__EXTRACTED MATERIAL__:

- - -

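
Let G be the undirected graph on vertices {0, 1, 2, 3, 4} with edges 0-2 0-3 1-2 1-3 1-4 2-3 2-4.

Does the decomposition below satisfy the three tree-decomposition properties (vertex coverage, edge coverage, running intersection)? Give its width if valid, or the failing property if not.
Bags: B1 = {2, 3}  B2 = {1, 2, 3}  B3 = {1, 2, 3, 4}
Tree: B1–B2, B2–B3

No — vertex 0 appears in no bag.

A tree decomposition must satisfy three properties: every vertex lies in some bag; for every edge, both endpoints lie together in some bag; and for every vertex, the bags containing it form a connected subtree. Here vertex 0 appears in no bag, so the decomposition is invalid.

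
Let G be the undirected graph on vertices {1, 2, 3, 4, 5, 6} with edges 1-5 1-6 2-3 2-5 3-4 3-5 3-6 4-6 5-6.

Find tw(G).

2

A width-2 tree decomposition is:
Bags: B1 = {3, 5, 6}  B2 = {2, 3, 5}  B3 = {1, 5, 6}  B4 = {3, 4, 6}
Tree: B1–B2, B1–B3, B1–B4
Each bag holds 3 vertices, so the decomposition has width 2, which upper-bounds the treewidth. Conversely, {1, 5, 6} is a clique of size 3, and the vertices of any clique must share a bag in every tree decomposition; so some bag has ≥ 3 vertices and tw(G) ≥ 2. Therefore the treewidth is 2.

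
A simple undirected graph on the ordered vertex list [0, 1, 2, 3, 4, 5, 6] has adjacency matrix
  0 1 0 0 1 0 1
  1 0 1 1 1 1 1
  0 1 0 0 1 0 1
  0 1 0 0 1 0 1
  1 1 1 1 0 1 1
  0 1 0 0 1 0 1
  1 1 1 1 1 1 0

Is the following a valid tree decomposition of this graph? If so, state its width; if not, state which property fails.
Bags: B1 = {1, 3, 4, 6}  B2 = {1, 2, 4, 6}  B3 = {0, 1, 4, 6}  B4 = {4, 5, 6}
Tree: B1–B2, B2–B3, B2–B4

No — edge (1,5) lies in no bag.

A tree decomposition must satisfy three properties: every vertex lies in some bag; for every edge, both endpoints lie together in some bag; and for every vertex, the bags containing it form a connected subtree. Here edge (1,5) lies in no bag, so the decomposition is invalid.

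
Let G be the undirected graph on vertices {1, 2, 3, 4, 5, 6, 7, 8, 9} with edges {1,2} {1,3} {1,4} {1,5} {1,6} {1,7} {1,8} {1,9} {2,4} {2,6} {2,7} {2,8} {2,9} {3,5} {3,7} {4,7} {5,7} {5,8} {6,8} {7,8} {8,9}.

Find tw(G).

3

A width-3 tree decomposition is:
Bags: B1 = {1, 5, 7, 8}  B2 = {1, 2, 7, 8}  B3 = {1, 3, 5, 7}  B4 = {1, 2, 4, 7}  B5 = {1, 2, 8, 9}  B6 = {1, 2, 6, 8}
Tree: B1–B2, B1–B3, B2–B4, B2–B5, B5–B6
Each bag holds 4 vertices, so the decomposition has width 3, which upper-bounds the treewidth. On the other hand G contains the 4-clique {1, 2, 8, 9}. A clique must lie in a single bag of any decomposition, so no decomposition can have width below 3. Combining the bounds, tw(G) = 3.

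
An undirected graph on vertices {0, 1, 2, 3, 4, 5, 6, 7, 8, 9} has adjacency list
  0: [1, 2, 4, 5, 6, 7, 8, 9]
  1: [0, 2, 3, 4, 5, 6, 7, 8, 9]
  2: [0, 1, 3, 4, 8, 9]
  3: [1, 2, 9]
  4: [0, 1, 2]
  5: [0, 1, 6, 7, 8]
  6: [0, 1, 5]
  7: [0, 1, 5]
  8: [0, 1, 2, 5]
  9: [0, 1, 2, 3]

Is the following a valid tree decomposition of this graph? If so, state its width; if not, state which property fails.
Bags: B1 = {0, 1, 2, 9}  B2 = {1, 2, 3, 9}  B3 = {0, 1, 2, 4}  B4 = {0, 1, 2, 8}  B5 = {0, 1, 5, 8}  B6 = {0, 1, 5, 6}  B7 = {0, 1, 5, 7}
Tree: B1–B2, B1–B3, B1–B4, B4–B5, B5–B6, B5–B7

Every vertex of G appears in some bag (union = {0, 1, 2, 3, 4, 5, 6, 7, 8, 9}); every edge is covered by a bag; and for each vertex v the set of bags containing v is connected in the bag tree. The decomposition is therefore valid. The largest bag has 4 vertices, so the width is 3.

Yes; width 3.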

- - -

__PROBLEM__: Could you transcribe the whole listing above without any edits?

__EXERCISE ANSWER__:
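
Let G be the undirected graph on vertices {0, 1, 2, 3, 4} with edges 0-2 0-3 1-2 1-3 1-4 2-3 2-4.

Does the decomposition below satisfy the three tree-decomposition properties (vertex coverage, edge coverage, running intersection)? Give its width if valid, or the failing property if not.
Bags: B1 = {2, 3}  B2 = {1, 2, 3}  B3 = {1, 2, 3, 4}
Tree: B1–B2, B2–B3

No — vertex 0 appears in no bag.

A tree decomposition must satisfy three properties: every vertex lies in some bag; for every edge, both endpoints lie together in some bag; and for every vertex, the bags containing it form a connected subtree. Here vertex 0 appears in no bag, so the decomposition is invalid.

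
Let G be the undirected graph on vertices {1, 2, 3, 4, 5, 6} with edges 1-5 1-6 2-3 2-5 3-4 3-5 3-6 4-6 5-6.

Find tw(G).

2

A width-2 tree decomposition is:
Bags: B1 = {3, 5, 6}  B2 = {2, 3, 5}  B3 = {1, 5, 6}  B4 = {3, 4, 6}
Tree: B1–B2, B1–B3, B1–B4
Each bag holds 3 vertices, so the decomposition has width 2, which upper-bounds the treewidth. Conversely, {1, 5, 6} is a clique of size 3, and the vertices of any clique must share a bag in every tree decomposition; so some bag has ≥ 3 vertices and tw(G) ≥ 2. Therefore the treewidth is 2.

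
A simple undirected graph on the ordered vertex list [0, 1, 2, 3, 4, 5, 6] has adjacency matrix
  0 1 0 0 1 0 1
  1 0 1 1 1 1 1
  0 1 0 0 1 0 1
  0 1 0 0 1 0 1
  1 1 1 1 0 1 1
  0 1 0 0 1 0 1
  1 1 1 1 1 1 0

Is the following a valid tree decomposition of this graph? If so, state its width; if not, state which property fails.
Bags: B1 = {1, 3, 4, 6}  B2 = {1, 2, 4, 6}  B3 = {0, 1, 4, 6}  B4 = {4, 5, 6}
Tree: B1–B2, B2–B3, B2–B4

No — edge (1,5) lies in no bag.

A tree decomposition must satisfy three properties: every vertex lies in some bag; for every edge, both endpoints lie together in some bag; and for every vertex, the bags containing it form a connected subtree. Here edge (1,5) lies in no bag, so the decomposition is invalid.

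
Let G be the undirected graph on vertices {1, 2, 3, 4, 5, 6, 7, 8, 9} with edges {1,2} {1,3} {1,4} {1,5} {1,6} {1,7} {1,8} {1,9} {2,4} {2,6} {2,7} {2,8} {2,9} {3,5} {3,7} {4,7} {5,7} {5,8} {6,8} {7,8} {8,9}.

Find tw(G).

3

A width-3 tree decomposition is:
Bags: B1 = {1, 5, 7, 8}  B2 = {1, 2, 7, 8}  B3 = {1, 3, 5, 7}  B4 = {1, 2, 4, 7}  B5 = {1, 2, 8, 9}  B6 = {1, 2, 6, 8}
Tree: B1–B2, B1–B3, B2–B4, B2–B5, B5–B6
Each bag holds 4 vertices, so the decomposition has width 3, which upper-bounds the treewidth. On the other hand G contains the 4-clique {1, 2, 8, 9}. A clique must lie in a single bag of any decomposition, so no decomposition can have width below 3. Combining the bounds, tw(G) = 3.

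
An undirected graph on vertices {0, 1, 2, 3, 4, 5, 6, 7, 8, 9} has adjacency list
  0: [1, 2, 4, 5, 6, 7, 8, 9]
  1: [0, 2, 3, 4, 5, 6, 7, 8, 9]
  2: [0, 1, 3, 4, 8, 9]
  3: [1, 2, 9]
  4: [0, 1, 2]
  5: [0, 1, 6, 7, 8]
  6: [0, 1, 5]
  7: [0, 1, 5]
  8: [0, 1, 2, 5]
  9: [0, 1, 2, 3]

Is the following a valid tree decomposition of this graph? If so, state its width; if not, state which property fails.
Bags: B1 = {0, 1, 2, 9}  B2 = {1, 2, 3, 9}  B3 = {0, 1, 2, 4}  B4 = {0, 1, 2, 8}  B5 = {0, 1, 5, 8}  B6 = {0, 1, 5, 6}  B7 = {0, 1, 5, 7}
Tree: B1–B2, B1–B3, B1–B4, B4–B5, B5–B6, B5–B7

Every vertex of G appears in some bag (union = {0, 1, 2, 3, 4, 5, 6, 7, 8, 9}); every edge is covered by a bag; and for each vertex v the set of bags containing v is connected in the bag tree. The decomposition is therefore valid. The largest bag has 4 vertices, so the width is 3.

Yes; width 3.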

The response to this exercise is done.